Each line below should be set down again unchanged.

=-=-=-=-=

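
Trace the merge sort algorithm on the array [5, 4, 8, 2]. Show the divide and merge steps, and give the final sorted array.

Merge sort trace:

Split: [5, 4, 8, 2] -> [5, 4] and [8, 2]
  Split: [5, 4] -> [5] and [4]
  Merge: [5] + [4] -> [4, 5]
  Split: [8, 2] -> [8] and [2]
  Merge: [8] + [2] -> [2, 8]
Merge: [4, 5] + [2, 8] -> [2, 4, 5, 8]

Final sorted array: [2, 4, 5, 8]

The merge sort proceeds by recursively splitting the array and merging sorted halves.
After all merges, the sorted array is [2, 4, 5, 8].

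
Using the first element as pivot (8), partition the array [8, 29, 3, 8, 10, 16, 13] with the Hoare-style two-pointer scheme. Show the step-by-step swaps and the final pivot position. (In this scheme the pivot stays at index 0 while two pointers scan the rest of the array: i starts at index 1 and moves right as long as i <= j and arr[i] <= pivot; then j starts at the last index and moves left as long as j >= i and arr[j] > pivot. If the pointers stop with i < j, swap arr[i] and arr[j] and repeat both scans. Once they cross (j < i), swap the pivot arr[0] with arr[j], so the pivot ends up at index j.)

Hoare-style two-pointer partition with pivot = 8:

Initial array: [8, 29, 3, 8, 10, 16, 13]

Pointers start at i = 1, j = 6.
i stops at index 1 (arr[1]=29 > 8), j stops at index 3 (arr[3]=8 <= 8): swap arr[1] and arr[3], array becomes [8, 8, 3, 29, 10, 16, 13]
i ends at 3, j ends at 2: the pointers have crossed (j < i), so scanning stops.

Swap pivot arr[0] with arr[2] to place pivot at position 2: [3, 8, 8, 29, 10, 16, 13]
Pivot position: 2

After partitioning with pivot 8, the array becomes [3, 8, 8, 29, 10, 16, 13]. The pivot is placed at index 2. All elements to the left of the pivot are <= 8, and all elements to the right are > 8.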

=-=-=-=-=

- **Solution below**:
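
Trace the merge sort algorithm on the array [5, 4, 8, 2]. Show the divide and merge steps, and give the final sorted array.

Merge sort trace:

Split: [5, 4, 8, 2] -> [5, 4] and [8, 2]
  Split: [5, 4] -> [5] and [4]
  Merge: [5] + [4] -> [4, 5]
  Split: [8, 2] -> [8] and [2]
  Merge: [8] + [2] -> [2, 8]
Merge: [4, 5] + [2, 8] -> [2, 4, 5, 8]

Final sorted array: [2, 4, 5, 8]

The merge sort proceeds by recursively splitting the array and merging sorted halves.
After all merges, the sorted array is [2, 4, 5, 8].

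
Using the first element as pivot (8), partition the array [8, 29, 3, 8, 10, 16, 13] with the Hoare-style two-pointer scheme. Show the step-by-step swaps and the final pivot position. (In this scheme the pivot stays at index 0 while two pointers scan the rest of the array: i starts at index 1 and moves right as long as i <= j and arr[i] <= pivot; then j starts at the last index and moves left as long as j >= i and arr[j] > pivot. If the pointers stop with i < j, swap arr[i] and arr[j] and repeat both scans. Once they cross (j < i), swap the pivot arr[0] with arr[j], so the pivot ends up at index j.)

Hoare-style two-pointer partition with pivot = 8:

Initial array: [8, 29, 3, 8, 10, 16, 13]

Pointers start at i = 1, j = 6.
i stops at index 1 (arr[1]=29 > 8), j stops at index 3 (arr[3]=8 <= 8): swap arr[1] and arr[3], array becomes [8, 8, 3, 29, 10, 16, 13]
i ends at 3, j ends at 2: the pointers have crossed (j < i), so scanning stops.

Swap pivot arr[0] with arr[2] to place pivot at position 2: [3, 8, 8, 29, 10, 16, 13]
Pivot position: 2

After partitioning with pivot 8, the array becomes [3, 8, 8, 29, 10, 16, 13]. The pivot is placed at index 2. All elements to the left of the pivot are <= 8, and all elements to the right are > 8.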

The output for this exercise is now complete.